▸ **Task input**
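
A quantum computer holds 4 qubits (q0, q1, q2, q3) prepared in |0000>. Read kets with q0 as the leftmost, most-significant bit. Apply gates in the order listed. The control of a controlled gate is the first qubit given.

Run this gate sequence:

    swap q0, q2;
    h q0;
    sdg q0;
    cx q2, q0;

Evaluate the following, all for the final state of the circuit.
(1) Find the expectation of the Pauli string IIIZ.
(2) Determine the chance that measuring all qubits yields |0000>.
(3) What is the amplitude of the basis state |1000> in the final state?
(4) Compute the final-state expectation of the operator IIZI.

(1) The expectation value of IIIZ is 1.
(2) Outcome |0000> occurs with probability 1/2.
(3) The final state's coefficient on |1000> equals -sqrt(2)*I/2.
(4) In the final state, IIZI has expectation 1.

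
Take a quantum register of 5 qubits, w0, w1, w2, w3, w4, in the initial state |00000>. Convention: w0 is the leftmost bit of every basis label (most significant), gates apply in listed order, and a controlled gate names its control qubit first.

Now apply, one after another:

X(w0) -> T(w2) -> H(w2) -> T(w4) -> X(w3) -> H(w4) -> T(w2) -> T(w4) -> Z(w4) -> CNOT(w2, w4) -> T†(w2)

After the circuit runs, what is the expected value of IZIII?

The observable IZIII averages to 1.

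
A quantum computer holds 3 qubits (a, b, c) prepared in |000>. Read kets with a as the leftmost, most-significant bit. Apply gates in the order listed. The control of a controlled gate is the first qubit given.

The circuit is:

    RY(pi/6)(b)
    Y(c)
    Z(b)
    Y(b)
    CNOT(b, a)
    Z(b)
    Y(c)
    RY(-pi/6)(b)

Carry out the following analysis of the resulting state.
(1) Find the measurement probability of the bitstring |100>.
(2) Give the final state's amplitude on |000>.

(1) Outcome |100> occurs with probability 1/16.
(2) |000> carries amplitude I/4 in the final state.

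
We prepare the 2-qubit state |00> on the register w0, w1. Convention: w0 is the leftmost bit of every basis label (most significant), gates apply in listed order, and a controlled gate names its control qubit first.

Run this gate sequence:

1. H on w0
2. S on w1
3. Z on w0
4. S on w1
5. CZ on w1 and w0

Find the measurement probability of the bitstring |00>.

The probability of measuring |00> is 1/2.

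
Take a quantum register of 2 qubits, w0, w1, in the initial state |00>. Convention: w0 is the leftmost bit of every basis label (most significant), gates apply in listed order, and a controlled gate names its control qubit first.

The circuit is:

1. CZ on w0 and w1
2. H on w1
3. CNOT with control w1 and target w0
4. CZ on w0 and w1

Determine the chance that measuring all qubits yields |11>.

Outcome |11> occurs with probability 1/2.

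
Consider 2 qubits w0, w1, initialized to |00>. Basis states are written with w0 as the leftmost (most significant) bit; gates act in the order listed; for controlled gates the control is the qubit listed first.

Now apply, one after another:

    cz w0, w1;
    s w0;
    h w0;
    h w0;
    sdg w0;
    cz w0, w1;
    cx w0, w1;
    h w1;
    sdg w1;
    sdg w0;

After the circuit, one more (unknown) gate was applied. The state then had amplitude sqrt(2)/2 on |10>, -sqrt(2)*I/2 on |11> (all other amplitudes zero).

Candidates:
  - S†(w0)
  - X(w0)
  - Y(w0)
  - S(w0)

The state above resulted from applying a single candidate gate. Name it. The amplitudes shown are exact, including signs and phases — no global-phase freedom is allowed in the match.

The applied gate was X(w0). Key observation: steps 1-6 multiply out to the identity, so the circuit reduces to the remaining gates.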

▸ **Exercise requirements**
Would you reproduce all of the data exactly, without a single alteration?

▸ **Task response**
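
A quantum computer holds 4 qubits (q0, q1, q2, q3) prepared in |0000>. Read kets with q0 as the leftmost, most-significant bit. Apply gates in the order listed. The control of a controlled gate is the first qubit given.

Run this gate sequence:

    swap q0, q2;
    h q0;
    sdg q0;
    cx q2, q0;

Evaluate the following, all for the final state of the circuit.
(1) Find the expectation of the Pauli string IIIZ.
(2) Determine the chance that measuring all qubits yields |0000>.
(3) What is the amplitude of the basis state |1000> in the final state?
(4) Compute the final-state expectation of the operator IIZI.

(1) The expectation value of IIIZ is 1.
(2) Outcome |0000> occurs with probability 1/2.
(3) The final state's coefficient on |1000> equals -sqrt(2)*I/2.
(4) In the final state, IIZI has expectation 1.

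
Take a quantum register of 5 qubits, w0, w1, w2, w3, w4, in the initial state |00000>. Convention: w0 is the leftmost bit of every basis label (most significant), gates apply in listed order, and a controlled gate names its control qubit first.

Now apply, one after another:

X(w0) -> T(w2) -> H(w2) -> T(w4) -> X(w3) -> H(w4) -> T(w2) -> T(w4) -> Z(w4) -> CNOT(w2, w4) -> T†(w2)

After the circuit runs, what is the expected value of IZIII?

The observable IZIII averages to 1.

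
A quantum computer holds 3 qubits (a, b, c) prepared in |000>. Read kets with a as the leftmost, most-significant bit. Apply gates in the order listed. The control of a controlled gate is the first qubit given.

The circuit is:

    RY(pi/6)(b)
    Y(c)
    Z(b)
    Y(b)
    CNOT(b, a)
    Z(b)
    Y(c)
    RY(-pi/6)(b)

Carry out the following analysis of the resulting state.
(1) Find the measurement probability of the bitstring |100>.
(2) Give the final state's amplitude on |000>.

(1) Outcome |100> occurs with probability 1/16.
(2) |000> carries amplitude I/4 in the final state.

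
We prepare the 2-qubit state |00> on the register w0, w1. Convention: w0 is the leftmost bit of every basis label (most significant), gates apply in listed order, and a controlled gate names its control qubit first.

Run this gate sequence:

1. H on w0
2. S on w1
3. Z on w0
4. S on w1
5. CZ on w1 and w0

Find the measurement probability of the bitstring |00>.

The probability of measuring |00> is 1/2.

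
Take a quantum register of 2 qubits, w0, w1, in the initial state |00>. Convention: w0 is the leftmost bit of every basis label (most significant), gates apply in listed order, and a controlled gate names its control qubit first.

The circuit is:

1. CZ on w0 and w1
2. H on w1
3. CNOT with control w1 and target w0
4. CZ on w0 and w1

Determine the chance that measuring all qubits yields |11>.

Outcome |11> occurs with probability 1/2.

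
Consider 2 qubits w0, w1, initialized to |00>. Basis states are written with w0 as the leftmost (most significant) bit; gates act in the order listed; for controlled gates the control is the qubit listed first.

Now apply, one after another:

    cz w0, w1;
    s w0;
    h w0;
    h w0;
    sdg w0;
    cz w0, w1;
    cx w0, w1;
    h w1;
    sdg w1;
    sdg w0;

After the circuit, one more (unknown) gate was applied. The state then had amplitude sqrt(2)/2 on |10>, -sqrt(2)*I/2 on |11> (all other amplitudes zero).

Candidates:
  - S†(w0)
  - X(w0)
  - Y(w0)
  - S(w0)

The state above resulted from applying a single candidate gate. Name it. The amplitudes shown are exact, including signs and phases — no global-phase freedom is allowed in the match.

The applied gate was X(w0). Key observation: steps 1-6 multiply out to the identity, so the circuit reduces to the remaining gates.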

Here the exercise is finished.